▸ **TASK GOAL**
Go line by line through the entries below and copy those containing the string "length".

**** DATA SHOWN ****

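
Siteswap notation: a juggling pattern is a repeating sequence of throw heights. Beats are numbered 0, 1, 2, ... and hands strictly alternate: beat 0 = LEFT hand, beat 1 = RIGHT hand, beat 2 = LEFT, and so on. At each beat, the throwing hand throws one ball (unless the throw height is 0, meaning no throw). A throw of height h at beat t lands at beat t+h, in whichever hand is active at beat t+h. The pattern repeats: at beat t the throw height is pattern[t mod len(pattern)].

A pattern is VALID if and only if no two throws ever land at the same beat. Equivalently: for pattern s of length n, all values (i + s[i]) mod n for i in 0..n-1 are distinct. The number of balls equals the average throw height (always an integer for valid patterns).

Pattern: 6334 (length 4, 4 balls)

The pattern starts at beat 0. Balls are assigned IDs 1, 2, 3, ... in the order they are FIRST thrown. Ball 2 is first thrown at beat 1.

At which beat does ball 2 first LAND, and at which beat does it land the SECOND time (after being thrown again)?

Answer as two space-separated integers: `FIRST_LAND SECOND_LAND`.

Answer: 4 10

Derivation:
Beat 0 (L): throw ball1 h=6 -> lands@6:L; in-air after throw: [b1@6:L]
Beat 1 (R): throw ball2 h=3 -> lands@4:L; in-air after throw: [b2@4:L b1@6:L]
Beat 2 (L): throw ball3 h=3 -> lands@5:R; in-air after throw: [b2@4:L b3@5:R b1@6:L]
Beat 3 (R): throw ball4 h=4 -> lands@7:R; in-air after throw: [b2@4:L b3@5:R b1@6:L b4@7:R]
Beat 4 (L): throw ball2 h=6 -> lands@10:L; in-air after throw: [b3@5:R b1@6:L b4@7:R b2@10:L]
Beat 5 (R): throw ball3 h=3 -> lands@8:L; in-air after throw: [b1@6:L b4@7:R b3@8:L b2@10:L]
Beat 6 (L): throw ball1 h=3 -> lands@9:R; in-air after throw: [b4@7:R b3@8:L b1@9:R b2@10:L]
Beat 7 (R): throw ball4 h=4 -> lands@11:R; in-air after throw: [b3@8:L b1@9:R b2@10:L b4@11:R]
Beat 8 (L): throw ball3 h=6 -> lands@14:L; in-air after throw: [b1@9:R b2@10:L b4@11:R b3@14:L]
Beat 9 (R): throw ball1 h=3 -> lands@12:L; in-air after throw: [b2@10:L b4@11:R b1@12:L b3@14:L]
Beat 10 (L): throw ball2 h=3 -> lands@13:R; in-air after throw: [b4@11:R b1@12:L b2@13:R b3@14:L]
Ball 2: thrown@1 h=3 -> first land @4; rethrown@4 h=6 -> second land @10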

****

▸ **TASK OUTPUT**
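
A pattern is VALID if and only if no two throws ever land at the same beat. Equivalently: for pattern s of length n, all values (i + s[i]) mod n for i in 0..n-1 are distinct. The number of balls equals the average throw height (always an integer for valid patterns).
Pattern: 6334 (length 4, 4 balls)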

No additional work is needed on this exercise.